*WHAT THE EXERCISE ASKS*
Copy out every line from the records that includes "sentence".

*DATASET*
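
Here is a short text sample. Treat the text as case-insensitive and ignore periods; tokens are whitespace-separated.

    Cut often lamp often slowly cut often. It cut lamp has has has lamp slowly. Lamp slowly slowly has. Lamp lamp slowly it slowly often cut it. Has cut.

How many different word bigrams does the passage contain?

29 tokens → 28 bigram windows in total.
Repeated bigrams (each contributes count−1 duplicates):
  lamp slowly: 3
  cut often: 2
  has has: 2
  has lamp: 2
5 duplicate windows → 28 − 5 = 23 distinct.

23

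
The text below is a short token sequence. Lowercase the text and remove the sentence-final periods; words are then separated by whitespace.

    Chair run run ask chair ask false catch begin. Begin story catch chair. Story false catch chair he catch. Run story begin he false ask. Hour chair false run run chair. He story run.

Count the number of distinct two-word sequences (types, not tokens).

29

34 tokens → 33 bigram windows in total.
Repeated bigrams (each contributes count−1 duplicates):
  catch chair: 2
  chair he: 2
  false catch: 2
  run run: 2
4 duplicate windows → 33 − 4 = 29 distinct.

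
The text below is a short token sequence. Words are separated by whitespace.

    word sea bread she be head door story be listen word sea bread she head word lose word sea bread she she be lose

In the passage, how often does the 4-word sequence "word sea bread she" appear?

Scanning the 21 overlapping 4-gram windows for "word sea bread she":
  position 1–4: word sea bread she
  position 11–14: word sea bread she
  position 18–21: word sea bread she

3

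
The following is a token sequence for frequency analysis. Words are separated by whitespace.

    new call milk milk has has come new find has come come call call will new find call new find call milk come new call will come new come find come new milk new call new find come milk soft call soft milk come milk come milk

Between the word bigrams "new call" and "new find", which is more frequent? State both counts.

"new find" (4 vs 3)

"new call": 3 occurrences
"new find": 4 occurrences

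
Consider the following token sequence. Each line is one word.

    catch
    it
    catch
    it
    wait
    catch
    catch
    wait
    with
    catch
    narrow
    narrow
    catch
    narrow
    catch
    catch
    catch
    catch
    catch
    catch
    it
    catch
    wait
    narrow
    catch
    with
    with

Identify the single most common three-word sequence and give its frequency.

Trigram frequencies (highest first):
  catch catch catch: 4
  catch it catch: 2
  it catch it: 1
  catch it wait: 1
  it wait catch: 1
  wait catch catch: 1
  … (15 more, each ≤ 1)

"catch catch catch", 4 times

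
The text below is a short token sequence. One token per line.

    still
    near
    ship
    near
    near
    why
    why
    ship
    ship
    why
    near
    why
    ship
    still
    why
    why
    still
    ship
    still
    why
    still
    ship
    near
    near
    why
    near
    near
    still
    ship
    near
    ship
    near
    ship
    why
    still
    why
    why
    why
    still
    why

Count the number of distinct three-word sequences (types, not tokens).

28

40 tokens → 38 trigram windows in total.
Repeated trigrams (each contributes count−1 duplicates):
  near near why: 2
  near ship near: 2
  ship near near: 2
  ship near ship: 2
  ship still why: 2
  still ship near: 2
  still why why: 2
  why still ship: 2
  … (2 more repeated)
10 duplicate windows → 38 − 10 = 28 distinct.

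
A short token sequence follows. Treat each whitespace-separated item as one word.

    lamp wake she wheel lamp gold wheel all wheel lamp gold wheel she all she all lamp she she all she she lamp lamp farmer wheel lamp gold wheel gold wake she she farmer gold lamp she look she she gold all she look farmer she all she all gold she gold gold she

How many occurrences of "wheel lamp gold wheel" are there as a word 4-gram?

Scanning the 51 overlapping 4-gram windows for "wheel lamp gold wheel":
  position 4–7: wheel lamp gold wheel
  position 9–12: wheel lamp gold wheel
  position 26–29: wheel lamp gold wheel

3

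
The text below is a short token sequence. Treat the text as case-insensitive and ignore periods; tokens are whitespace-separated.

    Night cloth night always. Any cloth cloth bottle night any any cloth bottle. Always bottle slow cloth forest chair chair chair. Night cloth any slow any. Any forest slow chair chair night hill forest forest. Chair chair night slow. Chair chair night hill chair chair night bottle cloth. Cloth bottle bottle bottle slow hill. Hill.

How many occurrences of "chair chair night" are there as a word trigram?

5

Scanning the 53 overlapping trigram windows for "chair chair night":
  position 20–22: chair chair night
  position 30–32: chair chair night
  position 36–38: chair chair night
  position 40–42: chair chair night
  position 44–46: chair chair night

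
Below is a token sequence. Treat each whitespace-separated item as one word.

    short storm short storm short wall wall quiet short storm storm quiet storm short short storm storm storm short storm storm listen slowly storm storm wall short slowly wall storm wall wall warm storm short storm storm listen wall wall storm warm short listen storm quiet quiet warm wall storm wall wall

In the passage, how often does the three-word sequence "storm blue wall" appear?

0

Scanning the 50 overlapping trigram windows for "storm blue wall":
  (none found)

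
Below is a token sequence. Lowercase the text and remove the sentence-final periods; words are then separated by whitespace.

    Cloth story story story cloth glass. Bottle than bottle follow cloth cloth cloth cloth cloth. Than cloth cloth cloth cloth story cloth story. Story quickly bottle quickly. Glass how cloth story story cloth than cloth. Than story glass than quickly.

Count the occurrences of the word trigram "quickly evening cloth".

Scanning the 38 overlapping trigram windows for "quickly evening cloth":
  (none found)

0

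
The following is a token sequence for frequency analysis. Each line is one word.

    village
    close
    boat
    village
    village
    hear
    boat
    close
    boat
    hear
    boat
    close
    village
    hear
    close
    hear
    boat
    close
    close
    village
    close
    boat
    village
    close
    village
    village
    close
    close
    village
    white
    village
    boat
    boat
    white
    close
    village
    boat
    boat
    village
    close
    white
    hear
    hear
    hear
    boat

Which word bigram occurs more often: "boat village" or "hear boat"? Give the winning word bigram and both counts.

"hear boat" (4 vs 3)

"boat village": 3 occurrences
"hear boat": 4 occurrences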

*WRITTEN REPLY*
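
The text below is a short token sequence. Lowercase the text and remove the sentence-final periods; words are then separated by whitespace.
Below is a token sequence. Lowercase the text and remove the sentence-final periods; words are then separated by whitespace.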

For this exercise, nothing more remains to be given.